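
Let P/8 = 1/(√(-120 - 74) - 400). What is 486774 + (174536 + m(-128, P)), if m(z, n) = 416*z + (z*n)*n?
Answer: 3901039316212670/6415529409 - 1638400*I*√194/6415529409 ≈ 6.0806e+5 - 0.003557*I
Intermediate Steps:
P = 8/(-400 + I*√194) (P = 8/(√(-120 - 74) - 400) = 8/(√(-194) - 400) = 8/(I*√194 - 400) = 8/(-400 + I*√194) ≈ -0.019976 - 0.00069558*I)
m(z, n) = 416*z + z*n² (m(z, n) = 416*z + (n*z)*n = 416*z + z*n²)
486774 + (174536 + m(-128, P)) = 486774 + (174536 - 128*(416 + (-1600/80097 - 4*I*√194/80097)²)) = 486774 + (174536 + (-53248 - 128*(-1600/80097 - 4*I*√194/80097)²)) = 486774 + (121288 - 128*(-1600/80097 - 4*I*√194/80097)²) = 608062 - 128*(-1600/80097 - 4*I*√194/80097)²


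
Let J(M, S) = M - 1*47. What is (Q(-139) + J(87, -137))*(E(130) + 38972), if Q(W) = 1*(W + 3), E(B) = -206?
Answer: -3721536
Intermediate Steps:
Q(W) = 3 + W (Q(W) = 1*(3 + W) = 3 + W)
J(M, S) = -47 + M (J(M, S) = M - 47 = -47 + M)
(Q(-139) + J(87, -137))*(E(130) + 38972) = ((3 - 139) + (-47 + 87))*(-206 + 38972) = (-136 + 40)*38766 = -96*38766 = -3721536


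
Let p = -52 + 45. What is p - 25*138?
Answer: -3457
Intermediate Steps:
p = -7
p - 25*138 = -7 - 25*138 = -7 - 3450 = -3457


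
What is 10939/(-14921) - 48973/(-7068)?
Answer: 653409281/105461628 ≈ 6.1957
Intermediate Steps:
10939/(-14921) - 48973/(-7068) = 10939*(-1/14921) - 48973*(-1/7068) = -10939/14921 + 48973/7068 = 653409281/105461628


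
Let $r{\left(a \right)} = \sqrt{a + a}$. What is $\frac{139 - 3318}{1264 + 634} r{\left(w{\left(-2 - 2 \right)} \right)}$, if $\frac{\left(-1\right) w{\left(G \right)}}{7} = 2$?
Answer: $- \frac{3179 i \sqrt{7}}{949} \approx - 8.8629 i$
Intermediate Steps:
$w{\left(G \right)} = -14$ ($w{\left(G \right)} = \left(-7\right) 2 = -14$)
$r{\left(a \right)} = \sqrt{2} \sqrt{a}$ ($r{\left(a \right)} = \sqrt{2 a} = \sqrt{2} \sqrt{a}$)
$\frac{139 - 3318}{1264 + 634} r{\left(w{\left(-2 - 2 \right)} \right)} = \frac{139 - 3318}{1264 + 634} \sqrt{2} \sqrt{-14} = - \frac{3179}{1898} \sqrt{2} i \sqrt{14} = \left(-3179\right) \frac{1}{1898} \cdot 2 i \sqrt{7} = - \frac{3179 \cdot 2 i \sqrt{7}}{1898} = - \frac{3179 i \sqrt{7}}{949}$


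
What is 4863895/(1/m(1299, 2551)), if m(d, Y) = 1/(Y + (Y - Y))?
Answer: 4863895/2551 ≈ 1906.7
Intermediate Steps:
m(d, Y) = 1/Y (m(d, Y) = 1/(Y + 0) = 1/Y)
4863895/(1/m(1299, 2551)) = 4863895/(1/(1/2551)) = 4863895/2551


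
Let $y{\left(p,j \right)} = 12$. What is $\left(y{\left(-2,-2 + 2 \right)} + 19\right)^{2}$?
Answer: $961$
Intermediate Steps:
$\left(y{\left(-2,-2 + 2 \right)} + 19\right)^{2} = \left(12 + 19\right)^{2} = 31^{2} = 961$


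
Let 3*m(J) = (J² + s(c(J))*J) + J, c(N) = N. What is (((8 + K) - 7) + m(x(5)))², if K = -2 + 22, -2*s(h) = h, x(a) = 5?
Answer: 25921/36 ≈ 720.03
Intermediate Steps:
s(h) = -h/2
K = 20
m(J) = J/3 + J²/6 (m(J) = ((J² + (-J/2)*J) + J)/3 = ((J² - J²/2) + J)/3 = (J²/2 + J)/3 = (J + J²/2)/3 = J/3 + J²/6)
(((8 + K) - 7) + m(x(5)))² = (((8 + 20) - 7) + (⅙)*5*(2 + 5))² = ((28 - 7) + (⅙)*5*7)² = (21 + 35/6)² = (161/6)² = 25921/36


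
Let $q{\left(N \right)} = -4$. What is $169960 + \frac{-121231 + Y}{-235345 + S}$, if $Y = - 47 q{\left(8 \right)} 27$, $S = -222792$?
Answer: $\frac{77865080675}{458137} \approx 1.6996 \cdot 10^{5}$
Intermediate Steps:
$Y = 5076$ ($Y = \left(-47\right) \left(-4\right) 27 = 188 \cdot 27 = 5076$)
$169960 + \frac{-121231 + Y}{-235345 + S} = 169960 + \frac{-121231 + 5076}{-235345 - 222792} = 169960 - \frac{116155}{-458137} = 169960 - - \frac{116155}{458137} = 169960 + \frac{116155}{458137} = \frac{77865080675}{458137}$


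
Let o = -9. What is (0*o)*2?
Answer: 0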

◆ ◆ ◆ ◆ ◆

▶ _Task goal_
Please output the listing above exactly, every line included.

▶ _Answer box_
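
Let P/8 = 1/(√(-120 - 74) - 400). What is 486774 + (174536 + m(-128, P)), if m(z, n) = 416*z + (z*n)*n?
Answer: 3901039316212670/6415529409 - 1638400*I*√194/6415529409 ≈ 6.0806e+5 - 0.003557*I
Intermediate Steps:
P = 8/(-400 + I*√194) (P = 8/(√(-120 - 74) - 400) = 8/(√(-194) - 400) = 8/(I*√194 - 400) = 8/(-400 + I*√194) ≈ -0.019976 - 0.00069558*I)
m(z, n) = 416*z + z*n² (m(z, n) = 416*z + (n*z)*n = 416*z + z*n²)
486774 + (174536 + m(-128, P)) = 486774 + (174536 - 128*(416 + (-1600/80097 - 4*I*√194/80097)²)) = 486774 + (174536 + (-53248 - 128*(-1600/80097 - 4*I*√194/80097)²)) = 486774 + (121288 - 128*(-1600/80097 - 4*I*√194/80097)²) = 608062 - 128*(-1600/80097 - 4*I*√194/80097)²


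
Let J(M, S) = M - 1*47. What is (Q(-139) + J(87, -137))*(E(130) + 38972), if Q(W) = 1*(W + 3), E(B) = -206?
Answer: -3721536
Intermediate Steps:
Q(W) = 3 + W (Q(W) = 1*(3 + W) = 3 + W)
J(M, S) = -47 + M (J(M, S) = M - 47 = -47 + M)
(Q(-139) + J(87, -137))*(E(130) + 38972) = ((3 - 139) + (-47 + 87))*(-206 + 38972) = (-136 + 40)*38766 = -96*38766 = -3721536


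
Let p = -52 + 45. What is p - 25*138?
Answer: -3457
Intermediate Steps:
p = -7
p - 25*138 = -7 - 25*138 = -7 - 3450 = -3457


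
What is 10939/(-14921) - 48973/(-7068)?
Answer: 653409281/105461628 ≈ 6.1957
Intermediate Steps:
10939/(-14921) - 48973/(-7068) = 10939*(-1/14921) - 48973*(-1/7068) = -10939/14921 + 48973/7068 = 653409281/105461628


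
Let $r{\left(a \right)} = \sqrt{a + a}$. What is $\frac{139 - 3318}{1264 + 634} r{\left(w{\left(-2 - 2 \right)} \right)}$, if $\frac{\left(-1\right) w{\left(G \right)}}{7} = 2$?
Answer: $- \frac{3179 i \sqrt{7}}{949} \approx - 8.8629 i$
Intermediate Steps:
$w{\left(G \right)} = -14$ ($w{\left(G \right)} = \left(-7\right) 2 = -14$)
$r{\left(a \right)} = \sqrt{2} \sqrt{a}$ ($r{\left(a \right)} = \sqrt{2 a} = \sqrt{2} \sqrt{a}$)
$\frac{139 - 3318}{1264 + 634} r{\left(w{\left(-2 - 2 \right)} \right)} = \frac{139 - 3318}{1264 + 634} \sqrt{2} \sqrt{-14} = - \frac{3179}{1898} \sqrt{2} i \sqrt{14} = \left(-3179\right) \frac{1}{1898} \cdot 2 i \sqrt{7} = - \frac{3179 \cdot 2 i \sqrt{7}}{1898} = - \frac{3179 i \sqrt{7}}{949}$


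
What is 4863895/(1/m(1299, 2551)), if m(d, Y) = 1/(Y + (Y - Y))?
Answer: 4863895/2551 ≈ 1906.7
Intermediate Steps:
m(d, Y) = 1/Y (m(d, Y) = 1/(Y + 0) = 1/Y)
4863895/(1/m(1299, 2551)) = 4863895/(1/(1/2551)) = 4863895/2551


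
Let $y{\left(p,j \right)} = 12$. What is $\left(y{\left(-2,-2 + 2 \right)} + 19\right)^{2}$?
Answer: $961$
Intermediate Steps:
$\left(y{\left(-2,-2 + 2 \right)} + 19\right)^{2} = \left(12 + 19\right)^{2} = 31^{2} = 961$


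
Let 3*m(J) = (J² + s(c(J))*J) + J, c(N) = N. What is (((8 + K) - 7) + m(x(5)))², if K = -2 + 22, -2*s(h) = h, x(a) = 5?
Answer: 25921/36 ≈ 720.03
Intermediate Steps:
s(h) = -h/2
K = 20
m(J) = J/3 + J²/6 (m(J) = ((J² + (-J/2)*J) + J)/3 = ((J² - J²/2) + J)/3 = (J²/2 + J)/3 = (J + J²/2)/3 = J/3 + J²/6)
(((8 + K) - 7) + m(x(5)))² = (((8 + 20) - 7) + (⅙)*5*(2 + 5))² = ((28 - 7) + (⅙)*5*7)² = (21 + 35/6)² = (161/6)² = 25921/36


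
Let $q{\left(N \right)} = -4$. What is $169960 + \frac{-121231 + Y}{-235345 + S}$, if $Y = - 47 q{\left(8 \right)} 27$, $S = -222792$?
Answer: $\frac{77865080675}{458137} \approx 1.6996 \cdot 10^{5}$
Intermediate Steps:
$Y = 5076$ ($Y = \left(-47\right) \left(-4\right) 27 = 188 \cdot 27 = 5076$)
$169960 + \frac{-121231 + Y}{-235345 + S} = 169960 + \frac{-121231 + 5076}{-235345 - 222792} = 169960 - \frac{116155}{-458137} = 169960 - - \frac{116155}{458137} = 169960 + \frac{116155}{458137} = \frac{77865080675}{458137}$


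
Let o = -9. What is (0*o)*2?
Answer: 0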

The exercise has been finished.